____ INPUT DATA

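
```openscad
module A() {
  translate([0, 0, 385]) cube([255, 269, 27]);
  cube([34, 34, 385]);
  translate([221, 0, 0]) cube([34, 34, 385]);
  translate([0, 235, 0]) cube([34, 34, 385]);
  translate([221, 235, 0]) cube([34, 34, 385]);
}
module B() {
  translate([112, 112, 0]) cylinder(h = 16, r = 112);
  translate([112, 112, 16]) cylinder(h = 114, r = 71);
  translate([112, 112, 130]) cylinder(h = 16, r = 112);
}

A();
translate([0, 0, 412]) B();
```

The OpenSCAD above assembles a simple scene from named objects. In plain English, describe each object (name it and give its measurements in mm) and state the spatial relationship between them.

A is a four-legged stool. The seat is a 255×269×27 mm slab whose top surface is at z = 412 mm; four square legs, each 34×34 mm in cross-section, run from the floor (z = 0) to the underside of the seat, each flush with a corner of the seat.

B is a spool: two coaxial disc flanges of radius 112 mm and thickness 16 mm, joined by a core cylinder of radius 71 mm and height 114 mm. The lower flange rests on z = 0 and the three cylinders share a vertical axis.

The spool is on top of the stool.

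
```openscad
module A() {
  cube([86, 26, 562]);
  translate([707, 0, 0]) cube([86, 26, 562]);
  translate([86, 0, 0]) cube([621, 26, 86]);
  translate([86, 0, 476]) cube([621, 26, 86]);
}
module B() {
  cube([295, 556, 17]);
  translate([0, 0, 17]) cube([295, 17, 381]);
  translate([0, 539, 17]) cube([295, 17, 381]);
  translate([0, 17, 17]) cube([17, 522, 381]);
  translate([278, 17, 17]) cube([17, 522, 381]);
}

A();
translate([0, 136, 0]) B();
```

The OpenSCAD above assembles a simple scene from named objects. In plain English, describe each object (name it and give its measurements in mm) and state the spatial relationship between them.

A is a picture frame with a 621×390 mm rectangular opening (x by z) and a uniform 86 mm border on every side. Frame depth is 26 mm along y. It is built from two vertical stiles running the full outside height and two horizontal rails spanning the gap between the stiles.

B is an open-topped rectangular box: outside dimensions 295×556×398 mm, with a uniform wall and base thickness of 17 mm. The base is a full 295×556 slab on the floor; four walls sit on top of the base. The front and back walls (the −y and +y sides) span the full width; the two side walls fit between them.

The open box is on the floor beside the picture frame on its +y side.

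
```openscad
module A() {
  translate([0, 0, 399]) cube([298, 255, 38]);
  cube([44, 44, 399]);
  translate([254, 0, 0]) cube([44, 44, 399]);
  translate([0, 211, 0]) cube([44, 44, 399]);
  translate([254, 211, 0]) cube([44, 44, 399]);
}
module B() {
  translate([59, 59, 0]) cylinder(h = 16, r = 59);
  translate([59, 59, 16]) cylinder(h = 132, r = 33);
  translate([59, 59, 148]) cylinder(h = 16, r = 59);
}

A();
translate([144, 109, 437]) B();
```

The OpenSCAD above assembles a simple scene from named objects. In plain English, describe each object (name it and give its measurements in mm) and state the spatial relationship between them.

A is a four-legged stool. The seat is 298×255 mm, 38 mm thick, top at z = 437 mm. It stands on four square legs, each 44×44 mm in cross-section, from z = 0 to the seat underside, each flush with a corner of the seat.

B is a spool: two coaxial disc flanges of radius 59 mm and thickness 16 mm, joined by a core cylinder of radius 33 mm and height 132 mm. The lower flange rests on z = 0 and the three cylinders share a vertical axis.

The spool is on top of the stool.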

________

(WHAT THE EXERCISE ASKS): Type out the records again exactly, line for line.

(REPLY TO THE TASK):
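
```openscad
module A() {
  translate([0, 0, 385]) cube([255, 269, 27]);
  cube([34, 34, 385]);
  translate([221, 0, 0]) cube([34, 34, 385]);
  translate([0, 235, 0]) cube([34, 34, 385]);
  translate([221, 235, 0]) cube([34, 34, 385]);
}
module B() {
  translate([112, 112, 0]) cylinder(h = 16, r = 112);
  translate([112, 112, 16]) cylinder(h = 114, r = 71);
  translate([112, 112, 130]) cylinder(h = 16, r = 112);
}

A();
translate([0, 0, 412]) B();
```

The OpenSCAD above assembles a simple scene from named objects. In plain English, describe each object (name it and give its measurements in mm) and state the spatial relationship between them.

A is a four-legged stool. The seat is a 255×269×27 mm slab whose top surface is at z = 412 mm; four square legs, each 34×34 mm in cross-section, run from the floor (z = 0) to the underside of the seat, each flush with a corner of the seat.

B is a spool: two coaxial disc flanges of radius 112 mm and thickness 16 mm, joined by a core cylinder of radius 71 mm and height 114 mm. The lower flange rests on z = 0 and the three cylinders share a vertical axis.

The spool is on top of the stool.

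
```openscad
module A() {
  cube([86, 26, 562]);
  translate([707, 0, 0]) cube([86, 26, 562]);
  translate([86, 0, 0]) cube([621, 26, 86]);
  translate([86, 0, 476]) cube([621, 26, 86]);
}
module B() {
  cube([295, 556, 17]);
  translate([0, 0, 17]) cube([295, 17, 381]);
  translate([0, 539, 17]) cube([295, 17, 381]);
  translate([0, 17, 17]) cube([17, 522, 381]);
  translate([278, 17, 17]) cube([17, 522, 381]);
}

A();
translate([0, 136, 0]) B();
```

The OpenSCAD above assembles a simple scene from named objects. In plain English, describe each object (name it and give its measurements in mm) and state the spatial relationship between them.

A is a picture frame with a 621×390 mm rectangular opening (x by z) and a uniform 86 mm border on every side. Frame depth is 26 mm along y. It is built from two vertical stiles running the full outside height and two horizontal rails spanning the gap between the stiles.

B is an open-topped rectangular box: outside dimensions 295×556×398 mm, with a uniform wall and base thickness of 17 mm. The base is a full 295×556 slab on the floor; four walls sit on top of the base. The front and back walls (the −y and +y sides) span the full width; the two side walls fit between them.

The open box is on the floor beside the picture frame on its +y side.

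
```openscad
module A() {
  translate([0, 0, 399]) cube([298, 255, 38]);
  cube([44, 44, 399]);
  translate([254, 0, 0]) cube([44, 44, 399]);
  translate([0, 211, 0]) cube([44, 44, 399]);
  translate([254, 211, 0]) cube([44, 44, 399]);
}
module B() {
  translate([59, 59, 0]) cylinder(h = 16, r = 59);
  translate([59, 59, 16]) cylinder(h = 132, r = 33);
  translate([59, 59, 148]) cylinder(h = 16, r = 59);
}

A();
translate([144, 109, 437]) B();
```

The OpenSCAD above assembles a simple scene from named objects. In plain English, describe each object (name it and give its measurements in mm) and state the spatial relationship between them.

A is a four-legged stool. The seat is 298×255 mm, 38 mm thick, top at z = 437 mm. It stands on four square legs, each 44×44 mm in cross-section, from z = 0 to the seat underside, each flush with a corner of the seat.

B is a spool: two coaxial disc flanges of radius 59 mm and thickness 16 mm, joined by a core cylinder of radius 33 mm and height 132 mm. The lower flange rests on z = 0 and the three cylinders share a vertical axis.

The spool is on top of the stool.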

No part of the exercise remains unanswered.